**WHAT IS NEEDED**
Whenever a line below mentions the word "this", that line should be copied.
[SOURCE DATA Boundary: Start]
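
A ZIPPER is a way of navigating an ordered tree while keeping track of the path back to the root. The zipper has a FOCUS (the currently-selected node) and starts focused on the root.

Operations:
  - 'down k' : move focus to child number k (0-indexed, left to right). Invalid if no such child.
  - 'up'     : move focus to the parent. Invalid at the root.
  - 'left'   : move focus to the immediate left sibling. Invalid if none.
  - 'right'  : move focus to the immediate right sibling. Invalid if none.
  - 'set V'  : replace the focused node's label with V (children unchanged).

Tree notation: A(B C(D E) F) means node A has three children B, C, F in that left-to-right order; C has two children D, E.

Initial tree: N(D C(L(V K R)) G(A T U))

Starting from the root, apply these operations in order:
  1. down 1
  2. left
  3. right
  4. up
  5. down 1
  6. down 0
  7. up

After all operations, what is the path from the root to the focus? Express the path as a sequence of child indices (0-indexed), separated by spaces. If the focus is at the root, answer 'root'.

Answer: 1

Derivation:
Step 1 (down 1): focus=C path=1 depth=1 children=['L'] left=['D'] right=['G'] parent=N
Step 2 (left): focus=D path=0 depth=1 children=[] left=[] right=['C', 'G'] parent=N
Step 3 (right): focus=C path=1 depth=1 children=['L'] left=['D'] right=['G'] parent=N
Step 4 (up): focus=N path=root depth=0 children=['D', 'C', 'G'] (at root)
Step 5 (down 1): focus=C path=1 depth=1 children=['L'] left=['D'] right=['G'] parent=N
Step 6 (down 0): focus=L path=1/0 depth=2 children=['V', 'K', 'R'] left=[] right=[] parent=C
Step 7 (up): focus=C path=1 depth=1 children=['L'] left=['D'] right=['G'] parent=N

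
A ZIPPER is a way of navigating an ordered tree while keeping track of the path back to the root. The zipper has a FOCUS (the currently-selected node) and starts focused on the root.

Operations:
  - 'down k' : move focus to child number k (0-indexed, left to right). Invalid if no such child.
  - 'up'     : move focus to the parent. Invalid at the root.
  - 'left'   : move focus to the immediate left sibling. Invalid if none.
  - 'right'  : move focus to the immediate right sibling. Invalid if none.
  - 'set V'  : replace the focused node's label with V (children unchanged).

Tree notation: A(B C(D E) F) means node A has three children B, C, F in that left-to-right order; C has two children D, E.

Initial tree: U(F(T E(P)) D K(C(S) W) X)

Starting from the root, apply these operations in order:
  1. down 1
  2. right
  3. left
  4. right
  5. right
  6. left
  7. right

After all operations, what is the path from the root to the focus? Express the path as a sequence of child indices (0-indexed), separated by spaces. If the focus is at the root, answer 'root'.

Step 1 (down 1): focus=D path=1 depth=1 children=[] left=['F'] right=['K', 'X'] parent=U
Step 2 (right): focus=K path=2 depth=1 children=['C', 'W'] left=['F', 'D'] right=['X'] parent=U
Step 3 (left): focus=D path=1 depth=1 children=[] left=['F'] right=['K', 'X'] parent=U
Step 4 (right): focus=K path=2 depth=1 children=['C', 'W'] left=['F', 'D'] right=['X'] parent=U
Step 5 (right): focus=X path=3 depth=1 children=[] left=['F', 'D', 'K'] right=[] parent=U
Step 6 (left): focus=K path=2 depth=1 children=['C', 'W'] left=['F', 'D'] right=['X'] parent=U
Step 7 (right): focus=X path=3 depth=1 children=[] left=['F', 'D', 'K'] right=[] parent=U

Answer: 3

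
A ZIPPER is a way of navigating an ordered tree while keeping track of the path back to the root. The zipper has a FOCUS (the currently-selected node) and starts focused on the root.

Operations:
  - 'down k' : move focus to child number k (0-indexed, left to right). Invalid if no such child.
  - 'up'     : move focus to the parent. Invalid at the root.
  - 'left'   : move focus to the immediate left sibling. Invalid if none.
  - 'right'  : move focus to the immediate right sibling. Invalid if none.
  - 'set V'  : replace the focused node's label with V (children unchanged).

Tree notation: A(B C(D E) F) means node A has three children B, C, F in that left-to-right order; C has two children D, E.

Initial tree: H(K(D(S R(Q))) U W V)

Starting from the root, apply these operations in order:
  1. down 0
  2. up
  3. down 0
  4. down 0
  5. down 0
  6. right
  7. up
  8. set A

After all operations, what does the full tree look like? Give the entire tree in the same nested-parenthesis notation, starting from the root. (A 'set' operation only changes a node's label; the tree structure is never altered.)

Answer: H(K(A(S R(Q))) U W V)

Derivation:
Step 1 (down 0): focus=K path=0 depth=1 children=['D'] left=[] right=['U', 'W', 'V'] parent=H
Step 2 (up): focus=H path=root depth=0 children=['K', 'U', 'W', 'V'] (at root)
Step 3 (down 0): focus=K path=0 depth=1 children=['D'] left=[] right=['U', 'W', 'V'] parent=H
Step 4 (down 0): focus=D path=0/0 depth=2 children=['S', 'R'] left=[] right=[] parent=K
Step 5 (down 0): focus=S path=0/0/0 depth=3 children=[] left=[] right=['R'] parent=D
Step 6 (right): focus=R path=0/0/1 depth=3 children=['Q'] left=['S'] right=[] parent=D
Step 7 (up): focus=D path=0/0 depth=2 children=['S', 'R'] left=[] right=[] parent=K
Step 8 (set A): focus=A path=0/0 depth=2 children=['S', 'R'] left=[] right=[] parent=K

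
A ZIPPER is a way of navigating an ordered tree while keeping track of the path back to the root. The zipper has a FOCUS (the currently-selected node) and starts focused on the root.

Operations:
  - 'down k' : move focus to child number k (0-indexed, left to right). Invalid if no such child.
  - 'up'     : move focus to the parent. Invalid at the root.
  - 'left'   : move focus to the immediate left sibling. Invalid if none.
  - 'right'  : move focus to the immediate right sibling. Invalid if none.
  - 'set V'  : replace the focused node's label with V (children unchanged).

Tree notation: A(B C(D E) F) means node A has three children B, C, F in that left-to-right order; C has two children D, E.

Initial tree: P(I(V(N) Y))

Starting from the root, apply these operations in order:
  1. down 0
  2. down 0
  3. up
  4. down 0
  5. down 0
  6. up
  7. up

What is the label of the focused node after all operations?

Answer: I

Derivation:
Step 1 (down 0): focus=I path=0 depth=1 children=['V', 'Y'] left=[] right=[] parent=P
Step 2 (down 0): focus=V path=0/0 depth=2 children=['N'] left=[] right=['Y'] parent=I
Step 3 (up): focus=I path=0 depth=1 children=['V', 'Y'] left=[] right=[] parent=P
Step 4 (down 0): focus=V path=0/0 depth=2 children=['N'] left=[] right=['Y'] parent=I
Step 5 (down 0): focus=N path=0/0/0 depth=3 children=[] left=[] right=[] parent=V
Step 6 (up): focus=V path=0/0 depth=2 children=['N'] left=[] right=['Y'] parent=I
Step 7 (up): focus=I path=0 depth=1 children=['V', 'Y'] left=[] right=[] parent=P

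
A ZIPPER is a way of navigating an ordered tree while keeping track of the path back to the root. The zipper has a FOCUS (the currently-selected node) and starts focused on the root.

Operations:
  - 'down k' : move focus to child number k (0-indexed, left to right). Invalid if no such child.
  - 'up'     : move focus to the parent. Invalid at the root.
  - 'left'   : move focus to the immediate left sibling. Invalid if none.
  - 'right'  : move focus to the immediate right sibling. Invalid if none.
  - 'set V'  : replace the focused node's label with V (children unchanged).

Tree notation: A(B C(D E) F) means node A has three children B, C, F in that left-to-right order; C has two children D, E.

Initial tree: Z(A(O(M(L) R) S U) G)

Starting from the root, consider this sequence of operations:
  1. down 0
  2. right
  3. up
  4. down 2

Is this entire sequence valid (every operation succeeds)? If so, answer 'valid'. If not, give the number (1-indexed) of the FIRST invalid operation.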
[SOURCE DATA Boundary: End]
**EXERCISE SOLUTION**
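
Starting from the root, consider this sequence of operations:
Is this entire sequence valid (every operation succeeds)? If so, answer 'valid'. If not, give the number (1-indexed) of the FIRST invalid operation.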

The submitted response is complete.